■ What is expected ■
Set down exactly, with nothing added, the lines from the one containing "Marcus is enrolled" through the end of the entries.

■ Source material ■

* * * *

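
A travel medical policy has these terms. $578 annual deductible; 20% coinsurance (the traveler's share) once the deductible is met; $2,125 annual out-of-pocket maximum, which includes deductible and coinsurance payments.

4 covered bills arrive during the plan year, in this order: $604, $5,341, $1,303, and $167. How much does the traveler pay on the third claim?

Claim 1 ($604): $578 finishes the deductible; $26 goes to coinsurance; 20% of $26 = $5.20. Traveler pays $583.20; OOP now $583.20.
Claim 2 ($5,341): 20% coinsurance on $5,341 = $1,068.20. Traveler owes $1,068.20 (running OOP $1,651.40).
Claim 3 ($1,303): deductible already satisfied, so traveler's share is 20% × $1,303 = $260.60. Traveler owes $260.60 (running OOP $1,912).

$260.60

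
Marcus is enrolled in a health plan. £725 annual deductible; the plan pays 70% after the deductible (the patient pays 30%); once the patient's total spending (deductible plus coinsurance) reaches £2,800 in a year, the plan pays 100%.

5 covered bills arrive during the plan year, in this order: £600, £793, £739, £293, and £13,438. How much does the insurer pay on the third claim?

#1 (£600): all of it applies to the deductible. Patient owes £600 (running OOP £600). Plan pays £600 − £600 = £0.
#2 (£793): £125 to deductible, leaving £668; coinsurance £668 × 30% = £200.40. Patient owes £325.40 (running OOP £925.40). Insurer: £793 − £325.40 = £467.60.
#3 (£739): deductible already satisfied, so patient's share is 30% × £739 = £221.70. Cost to patient: £221.70. OOP to date £1,147.10. Insurer: £739 − £221.70 = £517.30.

£517.30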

* * * *

■ Response to this task ■
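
Marcus is enrolled in a health plan. £725 annual deductible; the plan pays 70% after the deductible (the patient pays 30%); once the patient's total spending (deductible plus coinsurance) reaches £2,800 in a year, the plan pays 100%.

5 covered bills arrive during the plan year, in this order: £600, £793, £739, £293, and £13,438. How much does the insurer pay on the third claim?

#1 (£600): all of it applies to the deductible. Patient owes £600 (running OOP £600). Plan pays £600 − £600 = £0.
#2 (£793): £125 to deductible, leaving £668; coinsurance £668 × 30% = £200.40. Patient owes £325.40 (running OOP £925.40). Insurer: £793 − £325.40 = £467.60.
#3 (£739): deductible already satisfied, so patient's share is 30% × £739 = £221.70. Cost to patient: £221.70. OOP to date £1,147.10. Insurer: £739 − £221.70 = £517.30.

£517.30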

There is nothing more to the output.